*Assignment*
Using the entries that follow, write out the line containing "A control station", the line containing "2. apply a 7-parameter", and every line between them, exactly and nothing else.

*Information supplied*
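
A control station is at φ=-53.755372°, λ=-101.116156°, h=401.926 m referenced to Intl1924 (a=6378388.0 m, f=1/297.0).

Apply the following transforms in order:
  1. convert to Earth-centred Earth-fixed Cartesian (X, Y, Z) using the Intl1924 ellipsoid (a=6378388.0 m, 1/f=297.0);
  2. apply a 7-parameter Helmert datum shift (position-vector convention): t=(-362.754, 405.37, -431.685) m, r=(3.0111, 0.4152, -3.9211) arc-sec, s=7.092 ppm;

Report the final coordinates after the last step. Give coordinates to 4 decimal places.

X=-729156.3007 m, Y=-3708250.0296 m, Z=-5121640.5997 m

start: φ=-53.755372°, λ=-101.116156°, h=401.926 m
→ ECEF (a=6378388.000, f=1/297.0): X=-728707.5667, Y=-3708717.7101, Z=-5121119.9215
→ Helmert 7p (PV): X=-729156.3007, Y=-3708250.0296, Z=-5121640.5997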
...
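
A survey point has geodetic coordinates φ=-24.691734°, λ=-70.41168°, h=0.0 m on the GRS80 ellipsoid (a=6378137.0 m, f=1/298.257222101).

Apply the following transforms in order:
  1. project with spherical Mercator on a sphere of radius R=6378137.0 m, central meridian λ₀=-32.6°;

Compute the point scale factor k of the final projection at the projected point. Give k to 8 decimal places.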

*Solution for this task*
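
A control station is at φ=-53.755372°, λ=-101.116156°, h=401.926 m referenced to Intl1924 (a=6378388.0 m, f=1/297.0).

Apply the following transforms in order:
  1. convert to Earth-centred Earth-fixed Cartesian (X, Y, Z) using the Intl1924 ellipsoid (a=6378388.0 m, 1/f=297.0);
  2. apply a 7-parameter Helmert datum shift (position-vector convention): t=(-362.754, 405.37, -431.685) m, r=(3.0111, 0.4152, -3.9211) arc-sec, s=7.092 ppm;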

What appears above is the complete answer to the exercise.